Source material –
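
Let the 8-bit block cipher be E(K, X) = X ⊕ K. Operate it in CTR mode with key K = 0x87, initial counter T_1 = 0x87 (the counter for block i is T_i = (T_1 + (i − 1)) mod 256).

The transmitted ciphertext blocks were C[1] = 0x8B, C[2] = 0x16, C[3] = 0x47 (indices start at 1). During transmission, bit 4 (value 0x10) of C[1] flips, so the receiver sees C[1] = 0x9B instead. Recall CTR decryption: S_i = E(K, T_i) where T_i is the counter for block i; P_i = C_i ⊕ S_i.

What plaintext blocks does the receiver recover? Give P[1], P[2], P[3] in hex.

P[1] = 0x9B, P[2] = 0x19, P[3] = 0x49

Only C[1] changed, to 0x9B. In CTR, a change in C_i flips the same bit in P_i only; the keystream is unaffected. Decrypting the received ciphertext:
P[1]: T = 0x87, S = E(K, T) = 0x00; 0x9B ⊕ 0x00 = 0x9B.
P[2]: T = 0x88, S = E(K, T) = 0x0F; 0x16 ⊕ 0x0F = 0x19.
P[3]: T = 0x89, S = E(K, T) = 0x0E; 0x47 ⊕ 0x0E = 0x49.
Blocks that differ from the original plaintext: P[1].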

---

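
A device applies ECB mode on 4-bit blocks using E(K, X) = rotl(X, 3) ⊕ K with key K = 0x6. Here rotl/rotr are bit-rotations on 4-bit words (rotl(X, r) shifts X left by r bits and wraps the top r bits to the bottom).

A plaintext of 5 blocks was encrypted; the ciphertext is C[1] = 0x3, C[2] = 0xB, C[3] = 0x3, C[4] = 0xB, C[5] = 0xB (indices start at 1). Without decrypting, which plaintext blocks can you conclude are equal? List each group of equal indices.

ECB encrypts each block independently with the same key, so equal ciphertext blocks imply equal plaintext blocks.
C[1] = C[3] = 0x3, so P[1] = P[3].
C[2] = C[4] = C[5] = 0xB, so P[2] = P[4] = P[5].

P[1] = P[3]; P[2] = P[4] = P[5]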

What you will do – Look through the data above and return each line where the string "counter" occurs.

Answer to the problem –
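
Let the 8-bit block cipher be E(K, X) = X ⊕ K. Operate it in CTR mode with key K = 0x87, initial counter T_1 = 0x87 (the counter for block i is T_i = (T_1 + (i − 1)) mod 256).
The transmitted ciphertext blocks were C[1] = 0x8B, C[2] = 0x16, C[3] = 0x47 (indices start at 1). During transmission, bit 4 (value 0x10) of C[1] flips, so the receiver sees C[1] = 0x9B instead. Recall CTR decryption: S_i = E(K, T_i) where T_i is the counter for block i; P_i = C_i ⊕ S_i.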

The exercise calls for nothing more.